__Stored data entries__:

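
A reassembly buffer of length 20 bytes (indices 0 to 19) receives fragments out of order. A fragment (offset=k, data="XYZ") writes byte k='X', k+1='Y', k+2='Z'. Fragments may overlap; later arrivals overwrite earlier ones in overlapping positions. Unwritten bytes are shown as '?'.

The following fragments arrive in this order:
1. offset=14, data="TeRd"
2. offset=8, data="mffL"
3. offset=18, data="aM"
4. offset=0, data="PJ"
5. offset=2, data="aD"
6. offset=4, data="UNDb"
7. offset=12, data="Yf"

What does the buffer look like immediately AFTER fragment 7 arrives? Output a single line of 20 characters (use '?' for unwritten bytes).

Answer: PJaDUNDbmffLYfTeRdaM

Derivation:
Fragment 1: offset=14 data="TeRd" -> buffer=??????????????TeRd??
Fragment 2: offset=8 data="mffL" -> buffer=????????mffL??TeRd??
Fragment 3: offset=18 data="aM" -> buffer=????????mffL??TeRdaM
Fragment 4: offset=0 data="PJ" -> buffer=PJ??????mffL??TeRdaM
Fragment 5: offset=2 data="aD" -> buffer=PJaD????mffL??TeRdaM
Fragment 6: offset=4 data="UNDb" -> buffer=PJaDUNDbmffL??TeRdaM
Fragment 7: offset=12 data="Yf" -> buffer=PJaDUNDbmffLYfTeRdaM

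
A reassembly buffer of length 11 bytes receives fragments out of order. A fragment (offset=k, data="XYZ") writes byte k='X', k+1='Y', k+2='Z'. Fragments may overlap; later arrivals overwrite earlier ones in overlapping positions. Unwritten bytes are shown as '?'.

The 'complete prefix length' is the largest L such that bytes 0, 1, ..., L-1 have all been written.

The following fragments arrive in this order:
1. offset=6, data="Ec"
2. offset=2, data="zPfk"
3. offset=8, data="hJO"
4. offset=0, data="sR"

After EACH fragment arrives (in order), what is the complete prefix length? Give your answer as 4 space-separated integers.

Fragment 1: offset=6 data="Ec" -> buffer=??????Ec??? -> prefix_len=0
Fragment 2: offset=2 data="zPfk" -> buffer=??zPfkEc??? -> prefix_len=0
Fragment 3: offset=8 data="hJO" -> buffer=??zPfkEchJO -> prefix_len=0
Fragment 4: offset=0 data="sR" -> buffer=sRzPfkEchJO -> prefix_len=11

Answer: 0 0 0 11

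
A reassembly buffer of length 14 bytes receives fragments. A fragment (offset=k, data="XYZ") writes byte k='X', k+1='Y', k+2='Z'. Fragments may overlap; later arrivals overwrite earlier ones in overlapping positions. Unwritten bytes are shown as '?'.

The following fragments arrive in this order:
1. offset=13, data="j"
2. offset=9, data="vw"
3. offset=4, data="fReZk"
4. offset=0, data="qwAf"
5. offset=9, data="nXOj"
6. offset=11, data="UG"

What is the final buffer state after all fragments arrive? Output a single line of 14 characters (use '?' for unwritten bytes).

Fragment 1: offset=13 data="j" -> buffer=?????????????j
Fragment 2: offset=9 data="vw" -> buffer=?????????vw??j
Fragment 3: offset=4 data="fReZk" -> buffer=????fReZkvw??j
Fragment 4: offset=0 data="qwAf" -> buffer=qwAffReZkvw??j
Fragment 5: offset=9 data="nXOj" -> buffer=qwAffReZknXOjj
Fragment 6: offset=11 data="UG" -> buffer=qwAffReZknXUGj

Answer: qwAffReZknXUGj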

...

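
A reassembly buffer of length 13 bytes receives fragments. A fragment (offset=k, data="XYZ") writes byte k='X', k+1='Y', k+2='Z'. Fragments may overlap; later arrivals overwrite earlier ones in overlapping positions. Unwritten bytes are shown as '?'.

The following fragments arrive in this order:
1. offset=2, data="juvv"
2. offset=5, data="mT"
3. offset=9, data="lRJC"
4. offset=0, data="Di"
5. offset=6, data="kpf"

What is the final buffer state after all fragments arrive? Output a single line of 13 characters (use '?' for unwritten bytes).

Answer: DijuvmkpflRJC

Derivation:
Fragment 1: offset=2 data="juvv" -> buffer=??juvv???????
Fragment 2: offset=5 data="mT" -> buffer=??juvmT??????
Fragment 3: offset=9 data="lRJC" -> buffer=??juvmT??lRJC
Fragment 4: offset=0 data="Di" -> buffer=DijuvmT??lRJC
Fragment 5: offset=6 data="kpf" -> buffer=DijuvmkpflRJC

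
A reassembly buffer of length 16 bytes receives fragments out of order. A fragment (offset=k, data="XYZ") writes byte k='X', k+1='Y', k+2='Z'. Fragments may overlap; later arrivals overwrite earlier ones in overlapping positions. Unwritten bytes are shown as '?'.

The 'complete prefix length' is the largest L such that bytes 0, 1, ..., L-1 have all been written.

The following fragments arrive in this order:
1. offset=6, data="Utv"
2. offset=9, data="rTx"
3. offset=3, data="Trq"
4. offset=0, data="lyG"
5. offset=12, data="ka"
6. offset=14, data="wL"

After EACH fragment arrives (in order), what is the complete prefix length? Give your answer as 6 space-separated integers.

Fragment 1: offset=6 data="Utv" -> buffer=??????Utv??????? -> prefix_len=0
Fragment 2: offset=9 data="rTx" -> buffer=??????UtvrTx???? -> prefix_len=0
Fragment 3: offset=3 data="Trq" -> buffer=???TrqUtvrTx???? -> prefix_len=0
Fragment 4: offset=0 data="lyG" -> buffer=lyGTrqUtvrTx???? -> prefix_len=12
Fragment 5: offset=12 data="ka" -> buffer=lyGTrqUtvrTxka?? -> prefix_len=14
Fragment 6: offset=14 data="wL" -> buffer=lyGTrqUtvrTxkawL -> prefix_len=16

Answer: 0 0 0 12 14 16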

* * *

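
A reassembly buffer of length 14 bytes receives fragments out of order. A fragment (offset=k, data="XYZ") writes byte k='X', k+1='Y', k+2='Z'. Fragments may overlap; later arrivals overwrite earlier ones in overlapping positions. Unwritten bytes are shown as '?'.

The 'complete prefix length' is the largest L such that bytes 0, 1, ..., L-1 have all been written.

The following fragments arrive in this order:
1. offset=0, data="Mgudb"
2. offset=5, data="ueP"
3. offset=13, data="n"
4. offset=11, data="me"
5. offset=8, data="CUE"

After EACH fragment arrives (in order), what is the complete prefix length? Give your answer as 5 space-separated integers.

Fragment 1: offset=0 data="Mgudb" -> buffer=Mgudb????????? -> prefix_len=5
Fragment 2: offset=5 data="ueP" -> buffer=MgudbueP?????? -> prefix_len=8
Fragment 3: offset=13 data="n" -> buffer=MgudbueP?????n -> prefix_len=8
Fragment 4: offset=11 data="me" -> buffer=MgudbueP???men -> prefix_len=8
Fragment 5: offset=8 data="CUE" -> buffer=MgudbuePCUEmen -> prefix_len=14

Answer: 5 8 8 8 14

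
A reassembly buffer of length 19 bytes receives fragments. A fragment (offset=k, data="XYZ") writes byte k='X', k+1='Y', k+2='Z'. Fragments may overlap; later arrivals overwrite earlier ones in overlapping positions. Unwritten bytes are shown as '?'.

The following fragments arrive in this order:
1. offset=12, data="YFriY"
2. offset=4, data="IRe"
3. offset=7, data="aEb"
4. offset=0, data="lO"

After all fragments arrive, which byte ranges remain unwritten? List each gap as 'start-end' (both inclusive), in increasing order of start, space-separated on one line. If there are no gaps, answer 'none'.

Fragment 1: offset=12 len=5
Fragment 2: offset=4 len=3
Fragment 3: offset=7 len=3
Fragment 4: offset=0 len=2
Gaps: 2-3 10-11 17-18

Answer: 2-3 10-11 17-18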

__Try it__: Please go over the data above and copy each line with "reassembly" in it.

__Task response__:
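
A reassembly buffer of length 20 bytes (indices 0 to 19) receives fragments out of order. A fragment (offset=k, data="XYZ") writes byte k='X', k+1='Y', k+2='Z'. Fragments may overlap; later arrivals overwrite earlier ones in overlapping positions. Unwritten bytes are shown as '?'.
A reassembly buffer of length 11 bytes receives fragments out of order. A fragment (offset=k, data="XYZ") writes byte k='X', k+1='Y', k+2='Z'. Fragments may overlap; later arrivals overwrite earlier ones in overlapping positions. Unwritten bytes are shown as '?'.
A reassembly buffer of length 14 bytes receives fragments. A fragment (offset=k, data="XYZ") writes byte k='X', k+1='Y', k+2='Z'. Fragments may overlap; later arrivals overwrite earlier ones in overlapping positions. Unwritten bytes are shown as '?'.
A reassembly buffer of length 13 bytes receives fragments. A fragment (offset=k, data="XYZ") writes byte k='X', k+1='Y', k+2='Z'. Fragments may overlap; later arrivals overwrite earlier ones in overlapping positions. Unwritten bytes are shown as '?'.
A reassembly buffer of length 16 bytes receives fragments out of order. A fragment (offset=k, data="XYZ") writes byte k='X', k+1='Y', k+2='Z'. Fragments may overlap; later arrivals overwrite earlier ones in overlapping positions. Unwritten bytes are shown as '?'.
A reassembly buffer of length 14 bytes receives fragments out of order. A fragment (offset=k, data="XYZ") writes byte k='X', k+1='Y', k+2='Z'. Fragments may overlap; later arrivals overwrite earlier ones in overlapping positions. Unwritten bytes are shown as '?'.
A reassembly buffer of length 19 bytes receives fragments. A fragment (offset=k, data="XYZ") writes byte k='X', k+1='Y', k+2='Z'. Fragments may overlap; later arrivals overwrite earlier ones in overlapping positions. Unwritten bytes are shown as '?'.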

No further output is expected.